Supplied information Start Marker

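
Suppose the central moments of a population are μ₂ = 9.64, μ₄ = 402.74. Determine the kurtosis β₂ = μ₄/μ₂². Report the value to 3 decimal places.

μ₂² = 9.64² = 92.92960
μ₄/μ₂² = 402.74 / 92.92960 = 4.33382
β₂ ≈ 4.334

4.334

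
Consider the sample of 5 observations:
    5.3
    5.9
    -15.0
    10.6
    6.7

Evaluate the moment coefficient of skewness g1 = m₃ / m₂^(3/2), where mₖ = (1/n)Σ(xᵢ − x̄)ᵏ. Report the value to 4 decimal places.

-1.3363

x̄ = (5.3 + 5.9 - 15.0 + 10.6 + 6.7) / 5 = 2.7000
deviations (xᵢ − x̄): 2.6000, 3.2000, -17.7000, 7.9000, 4.0000
Σ(xᵢ − x̄)² = 408.7000 ⇒ m₂ = 408.7000/5 = 81.74000
Σ(xᵢ − x̄)³ = -4937.8500 ⇒ m₃ = -4937.8500/5 = -987.57000
m₂^(3/2) = 81.74000^(1.5) = 739.01278
g1 = m₃ / m₂^(3/2) = -987.57000 / 739.01278 ≈ -1.3363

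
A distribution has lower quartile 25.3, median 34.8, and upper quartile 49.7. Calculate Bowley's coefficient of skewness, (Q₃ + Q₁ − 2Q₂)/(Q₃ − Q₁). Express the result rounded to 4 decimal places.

0.2213

numerator: Q₃ + Q₁ − 2Q₂ = 49.7 + 25.3 − 2×34.8 = 5.4000
denominator: Q₃ − Q₁ = 49.7 − 25.3 = 24.4000
Bowley skewness = 5.4000 / 24.4000 ≈ 0.2213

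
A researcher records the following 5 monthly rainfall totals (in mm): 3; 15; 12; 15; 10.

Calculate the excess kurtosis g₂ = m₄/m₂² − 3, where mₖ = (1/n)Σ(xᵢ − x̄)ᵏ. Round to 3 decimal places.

x̄ = 11.0000
Σ(xᵢ − x̄)² = 98.0000 ⇒ m₂ = 19.60000
Σ(xᵢ − x̄)⁴ = 4610.0000 ⇒ m₄ = 922.00000
m₂² = 384.16000
g₂ = m₄/m₂² − 3 = 2.40004 − 3 ≈ -0.600

-0.600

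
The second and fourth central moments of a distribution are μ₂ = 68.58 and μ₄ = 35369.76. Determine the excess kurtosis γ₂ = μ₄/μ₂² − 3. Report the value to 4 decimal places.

4.5203

μ₂² = 68.58² = 4703.21640
μ₄/μ₂² = 35369.76 / 4703.21640 = 7.52033
γ₂ = 7.52033 − 3 ≈ 4.5203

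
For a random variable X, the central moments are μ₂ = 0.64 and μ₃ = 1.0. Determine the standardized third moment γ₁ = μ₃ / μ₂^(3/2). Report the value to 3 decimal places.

1.953

σ = √μ₂ = √0.64 = 0.80000
σ³ = μ₂^(3/2) = 0.51200
γ₁ = μ₃/σ³ = 1.0 / 0.51200 ≈ 1.953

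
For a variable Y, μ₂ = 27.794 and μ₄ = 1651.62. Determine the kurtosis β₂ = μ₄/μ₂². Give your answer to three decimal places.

2.138

μ₂² = 27.794² = 772.50644
μ₄/μ₂² = 1651.62 / 772.50644 = 2.13800
β₂ ≈ 2.138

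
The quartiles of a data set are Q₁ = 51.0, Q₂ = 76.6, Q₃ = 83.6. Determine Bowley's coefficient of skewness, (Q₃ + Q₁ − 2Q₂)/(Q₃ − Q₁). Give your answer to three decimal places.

numerator: Q₃ + Q₁ − 2Q₂ = 83.6 + 51.0 − 2×76.6 = -18.6000
denominator: Q₃ − Q₁ = 83.6 − 51.0 = 32.6000
Bowley skewness = -18.6000 / 32.6000 ≈ -0.571

-0.571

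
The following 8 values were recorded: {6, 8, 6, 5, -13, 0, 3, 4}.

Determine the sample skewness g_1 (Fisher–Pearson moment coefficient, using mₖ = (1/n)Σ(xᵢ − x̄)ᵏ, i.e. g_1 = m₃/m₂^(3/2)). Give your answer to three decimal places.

-1.738

x̄ = (6 + 8 + 6 + 5 - 13 + 0 + 3 + 4) / 8 = 2.3750
deviations (xᵢ − x̄): 3.6250, 5.6250, 3.6250, 2.6250, -15.3750, -2.3750, 0.6250, 1.6250
Σ(xᵢ − x̄)² = 309.8750 ⇒ m₂ = 309.8750/8 = 38.73438
Σ(xᵢ − x̄)³ = -3352.0313 ⇒ m₃ = -3352.0313/8 = -419.00391
m₂^(3/2) = 38.73438^(1.5) = 241.07092
g_1 = m₃ / m₂^(3/2) = -419.00391 / 241.07092 ≈ -1.738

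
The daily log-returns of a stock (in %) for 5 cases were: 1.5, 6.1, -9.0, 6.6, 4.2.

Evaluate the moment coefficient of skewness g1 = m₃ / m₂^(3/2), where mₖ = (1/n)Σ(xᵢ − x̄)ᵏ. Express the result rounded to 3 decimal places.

-1.166

x̄ = (1.5 + 6.1 - 9.0 + 6.6 + 4.2) / 5 = 1.8800
deviations (xᵢ − x̄): -0.3800, 4.2200, -10.8800, 4.7200, 2.3200
Σ(xᵢ − x̄)² = 163.9880 ⇒ m₂ = 163.9880/5 = 32.79760
Σ(xᵢ − x̄)³ = -1095.1757 ⇒ m₃ = -1095.1757/5 = -219.03514
m₂^(3/2) = 32.79760^(1.5) = 187.82920
g1 = m₃ / m₂^(3/2) = -219.03514 / 187.82920 ≈ -1.166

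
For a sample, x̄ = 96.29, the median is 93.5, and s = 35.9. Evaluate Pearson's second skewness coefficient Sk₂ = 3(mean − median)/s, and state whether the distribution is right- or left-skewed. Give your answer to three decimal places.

Sk₂ = 3(96.29 − 93.5) / 35.9 = 3 × 2.7900 / 35.9
    = 8.3700 / 35.9 ≈ 0.233
Sk₂ > 0 ⇒ mean > median ⇒ right-skewed (positive skew).

0.233, right-skewed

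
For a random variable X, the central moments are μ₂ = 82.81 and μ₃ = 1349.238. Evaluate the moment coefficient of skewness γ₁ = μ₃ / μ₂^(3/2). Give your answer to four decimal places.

1.7905

σ = √μ₂ = √82.81 = 9.10000
σ³ = μ₂^(3/2) = 753.57100
γ₁ = μ₃/σ³ = 1349.238 / 753.57100 ≈ 1.7905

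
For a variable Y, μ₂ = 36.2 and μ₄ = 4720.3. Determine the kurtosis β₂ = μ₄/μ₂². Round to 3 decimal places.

μ₂² = 36.2² = 1310.44000
μ₄/μ₂² = 4720.3 / 1310.44000 = 3.60207
β₂ ≈ 3.602

3.602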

Supplied information End Marker

* [Work to complete] Exactly the lines above from the one with "μ₂^(3/2). Report the value to 3 decimal places." to the one with "The following 8", both included, are to be quoted; leave the rest out.

* [Response area]
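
For a random variable X, the central moments are μ₂ = 0.64 and μ₃ = 1.0. Determine the standardized third moment γ₁ = μ₃ / μ₂^(3/2). Report the value to 3 decimal places.

1.953

σ = √μ₂ = √0.64 = 0.80000
σ³ = μ₂^(3/2) = 0.51200
γ₁ = μ₃/σ³ = 1.0 / 0.51200 ≈ 1.953

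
For a variable Y, μ₂ = 27.794 and μ₄ = 1651.62. Determine the kurtosis β₂ = μ₄/μ₂². Give your answer to three decimal places.

2.138

μ₂² = 27.794² = 772.50644
μ₄/μ₂² = 1651.62 / 772.50644 = 2.13800
β₂ ≈ 2.138

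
The quartiles of a data set are Q₁ = 51.0, Q₂ = 76.6, Q₃ = 83.6. Determine Bowley's coefficient of skewness, (Q₃ + Q₁ − 2Q₂)/(Q₃ − Q₁). Give your answer to three decimal places.

numerator: Q₃ + Q₁ − 2Q₂ = 83.6 + 51.0 − 2×76.6 = -18.6000
denominator: Q₃ − Q₁ = 83.6 − 51.0 = 32.6000
Bowley skewness = -18.6000 / 32.6000 ≈ -0.571

-0.571

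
The following 8 values were recorded: {6, 8, 6, 5, -13, 0, 3, 4}.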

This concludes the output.